'''

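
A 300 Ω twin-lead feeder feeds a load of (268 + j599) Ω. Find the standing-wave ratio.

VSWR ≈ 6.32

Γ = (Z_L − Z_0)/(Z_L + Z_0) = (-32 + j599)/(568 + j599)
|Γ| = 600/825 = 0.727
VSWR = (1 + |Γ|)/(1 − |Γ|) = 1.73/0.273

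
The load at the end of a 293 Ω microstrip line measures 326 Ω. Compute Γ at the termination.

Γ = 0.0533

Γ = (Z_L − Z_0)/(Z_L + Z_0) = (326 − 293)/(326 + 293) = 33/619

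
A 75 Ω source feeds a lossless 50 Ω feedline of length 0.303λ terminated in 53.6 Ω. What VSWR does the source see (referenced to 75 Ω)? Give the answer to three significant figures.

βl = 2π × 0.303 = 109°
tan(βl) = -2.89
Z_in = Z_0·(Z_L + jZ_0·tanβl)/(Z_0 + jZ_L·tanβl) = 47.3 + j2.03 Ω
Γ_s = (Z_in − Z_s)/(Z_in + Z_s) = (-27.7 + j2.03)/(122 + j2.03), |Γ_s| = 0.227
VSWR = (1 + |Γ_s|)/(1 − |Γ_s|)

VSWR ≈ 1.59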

'''

Only the lines from the one containing "A 75 Ω source" through the last line of the material should be returned, each one exactly as written.

[Response to this exercise]
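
A 75 Ω source feeds a lossless 50 Ω feedline of length 0.303λ terminated in 53.6 Ω. What VSWR does the source see (referenced to 75 Ω)? Give the answer to three significant figures.

βl = 2π × 0.303 = 109°
tan(βl) = -2.89
Z_in = Z_0·(Z_L + jZ_0·tanβl)/(Z_0 + jZ_L·tanβl) = 47.3 + j2.03 Ω
Γ_s = (Z_in − Z_s)/(Z_in + Z_s) = (-27.7 + j2.03)/(122 + j2.03), |Γ_s| = 0.227
VSWR = (1 + |Γ_s|)/(1 − |Γ_s|)

VSWR ≈ 1.59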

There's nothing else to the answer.